• [Instructions to follow] Search the data below for "positions"; list each line that holds it.

====== Information shown ======

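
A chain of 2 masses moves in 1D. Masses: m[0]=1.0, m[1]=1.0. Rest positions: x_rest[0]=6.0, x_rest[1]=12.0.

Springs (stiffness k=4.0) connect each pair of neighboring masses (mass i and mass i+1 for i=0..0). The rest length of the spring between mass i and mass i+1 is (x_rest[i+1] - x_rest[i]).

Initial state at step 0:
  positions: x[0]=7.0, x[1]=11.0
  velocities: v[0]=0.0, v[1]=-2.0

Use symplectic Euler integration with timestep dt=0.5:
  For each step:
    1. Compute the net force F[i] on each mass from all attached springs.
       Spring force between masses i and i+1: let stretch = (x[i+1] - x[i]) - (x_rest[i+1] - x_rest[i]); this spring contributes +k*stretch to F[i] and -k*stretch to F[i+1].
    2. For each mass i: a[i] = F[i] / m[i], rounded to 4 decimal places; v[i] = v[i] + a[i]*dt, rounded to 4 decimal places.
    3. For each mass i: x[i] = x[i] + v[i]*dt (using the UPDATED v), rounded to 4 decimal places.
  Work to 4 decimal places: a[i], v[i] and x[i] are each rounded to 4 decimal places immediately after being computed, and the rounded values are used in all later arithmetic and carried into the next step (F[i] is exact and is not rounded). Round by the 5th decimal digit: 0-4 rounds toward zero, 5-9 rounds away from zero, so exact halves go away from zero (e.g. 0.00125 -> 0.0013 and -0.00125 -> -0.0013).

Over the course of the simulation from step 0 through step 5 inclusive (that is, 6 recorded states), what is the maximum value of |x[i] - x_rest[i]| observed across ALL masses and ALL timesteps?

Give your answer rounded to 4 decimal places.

Step 0: x=[7.0000 11.0000] v=[0.0000 -2.0000]
Step 1: x=[5.0000 12.0000] v=[-4.0000 2.0000]
Step 2: x=[4.0000 12.0000] v=[-2.0000 0.0000]
Step 3: x=[5.0000 10.0000] v=[2.0000 -4.0000]
Step 4: x=[5.0000 9.0000] v=[0.0000 -2.0000]
Step 5: x=[3.0000 10.0000] v=[-4.0000 2.0000]
Max displacement = 3.0000

Answer: 3.0000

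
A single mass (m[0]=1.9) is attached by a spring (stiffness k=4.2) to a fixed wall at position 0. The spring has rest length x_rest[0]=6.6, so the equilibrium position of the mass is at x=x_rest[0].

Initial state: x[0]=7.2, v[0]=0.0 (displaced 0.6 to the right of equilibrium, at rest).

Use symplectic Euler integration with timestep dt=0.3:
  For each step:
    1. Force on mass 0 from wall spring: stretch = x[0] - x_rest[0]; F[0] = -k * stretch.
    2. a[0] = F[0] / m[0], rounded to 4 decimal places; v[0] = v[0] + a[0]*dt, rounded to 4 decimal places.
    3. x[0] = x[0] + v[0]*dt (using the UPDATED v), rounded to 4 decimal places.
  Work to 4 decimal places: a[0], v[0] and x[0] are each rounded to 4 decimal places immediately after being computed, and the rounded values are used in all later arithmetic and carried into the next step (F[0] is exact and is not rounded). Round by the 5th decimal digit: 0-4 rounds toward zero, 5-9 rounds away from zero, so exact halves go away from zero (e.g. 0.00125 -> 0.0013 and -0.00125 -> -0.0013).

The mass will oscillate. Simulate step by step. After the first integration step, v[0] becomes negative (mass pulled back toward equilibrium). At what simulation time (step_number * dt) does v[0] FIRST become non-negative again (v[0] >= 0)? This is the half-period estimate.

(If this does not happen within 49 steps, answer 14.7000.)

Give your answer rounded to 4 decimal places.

Step 0: x=[7.2000] v=[0.0000]
Step 1: x=[7.0806] v=[-0.3979]
Step 2: x=[6.8656] v=[-0.7166]
Step 3: x=[6.5978] v=[-0.8927]
Step 4: x=[6.3304] v=[-0.8912]
Step 5: x=[6.1167] v=[-0.7124]
Step 6: x=[5.9991] v=[-0.3919]
Step 7: x=[6.0011] v=[0.0066]
First v>=0 after going negative at step 7, time=2.1000

Answer: 2.1000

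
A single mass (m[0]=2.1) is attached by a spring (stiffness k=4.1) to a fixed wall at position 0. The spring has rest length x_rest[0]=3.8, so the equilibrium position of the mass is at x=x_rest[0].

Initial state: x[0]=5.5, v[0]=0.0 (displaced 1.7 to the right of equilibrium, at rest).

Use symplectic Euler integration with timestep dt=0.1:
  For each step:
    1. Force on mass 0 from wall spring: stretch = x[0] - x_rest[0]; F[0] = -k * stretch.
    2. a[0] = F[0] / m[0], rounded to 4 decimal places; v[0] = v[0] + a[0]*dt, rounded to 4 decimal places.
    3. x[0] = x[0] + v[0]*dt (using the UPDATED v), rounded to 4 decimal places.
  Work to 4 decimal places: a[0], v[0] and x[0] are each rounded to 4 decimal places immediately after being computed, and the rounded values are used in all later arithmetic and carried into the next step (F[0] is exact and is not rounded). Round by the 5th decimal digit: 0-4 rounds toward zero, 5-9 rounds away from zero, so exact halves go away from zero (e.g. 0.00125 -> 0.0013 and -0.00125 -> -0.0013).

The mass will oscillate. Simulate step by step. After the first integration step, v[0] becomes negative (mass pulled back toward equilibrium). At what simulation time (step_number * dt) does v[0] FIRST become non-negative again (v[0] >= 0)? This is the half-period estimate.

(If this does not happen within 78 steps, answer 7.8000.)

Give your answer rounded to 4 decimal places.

Step 0: x=[5.5000] v=[0.0000]
Step 1: x=[5.4668] v=[-0.3319]
Step 2: x=[5.4011] v=[-0.6573]
Step 3: x=[5.3041] v=[-0.9699]
Step 4: x=[5.1777] v=[-1.2636]
Step 5: x=[5.0244] v=[-1.5326]
Step 6: x=[4.8472] v=[-1.7717]
Step 7: x=[4.6496] v=[-1.9762]
Step 8: x=[4.4354] v=[-2.1421]
Step 9: x=[4.2088] v=[-2.2662]
Step 10: x=[3.9742] v=[-2.3460]
Step 11: x=[3.7362] v=[-2.3800]
Step 12: x=[3.4995] v=[-2.3675]
Step 13: x=[3.2686] v=[-2.3088]
Step 14: x=[3.0481] v=[-2.2051]
Step 15: x=[2.8423] v=[-2.0583]
Step 16: x=[2.6552] v=[-1.8713]
Step 17: x=[2.4904] v=[-1.6478]
Step 18: x=[2.3512] v=[-1.3921]
Step 19: x=[2.2403] v=[-1.1092]
Step 20: x=[2.1598] v=[-0.8047]
Step 21: x=[2.1114] v=[-0.4845]
Step 22: x=[2.0959] v=[-0.1548]
Step 23: x=[2.1137] v=[0.1779]
First v>=0 after going negative at step 23, time=2.3000

Answer: 2.3000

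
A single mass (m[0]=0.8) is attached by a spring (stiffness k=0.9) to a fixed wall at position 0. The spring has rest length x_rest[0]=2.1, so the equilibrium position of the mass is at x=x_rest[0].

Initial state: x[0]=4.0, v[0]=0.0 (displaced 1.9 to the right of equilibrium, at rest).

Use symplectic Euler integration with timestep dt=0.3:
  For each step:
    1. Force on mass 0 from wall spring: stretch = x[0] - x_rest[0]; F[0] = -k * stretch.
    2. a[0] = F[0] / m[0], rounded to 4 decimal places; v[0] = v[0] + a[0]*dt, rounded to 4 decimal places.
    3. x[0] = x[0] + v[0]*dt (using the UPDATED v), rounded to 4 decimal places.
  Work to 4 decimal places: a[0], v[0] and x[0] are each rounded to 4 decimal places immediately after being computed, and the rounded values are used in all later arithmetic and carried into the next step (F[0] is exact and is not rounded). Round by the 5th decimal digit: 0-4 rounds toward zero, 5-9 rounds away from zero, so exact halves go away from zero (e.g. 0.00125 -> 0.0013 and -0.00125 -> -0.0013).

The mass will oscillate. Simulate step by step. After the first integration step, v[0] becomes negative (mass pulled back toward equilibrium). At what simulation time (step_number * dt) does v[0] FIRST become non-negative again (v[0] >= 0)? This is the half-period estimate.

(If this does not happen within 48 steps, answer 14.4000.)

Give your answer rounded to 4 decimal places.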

======

• [Solution to this exercise]
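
A chain of 2 masses moves in 1D. Masses: m[0]=1.0, m[1]=1.0. Rest positions: x_rest[0]=6.0, x_rest[1]=12.0.
  positions: x[0]=7.0, x[1]=11.0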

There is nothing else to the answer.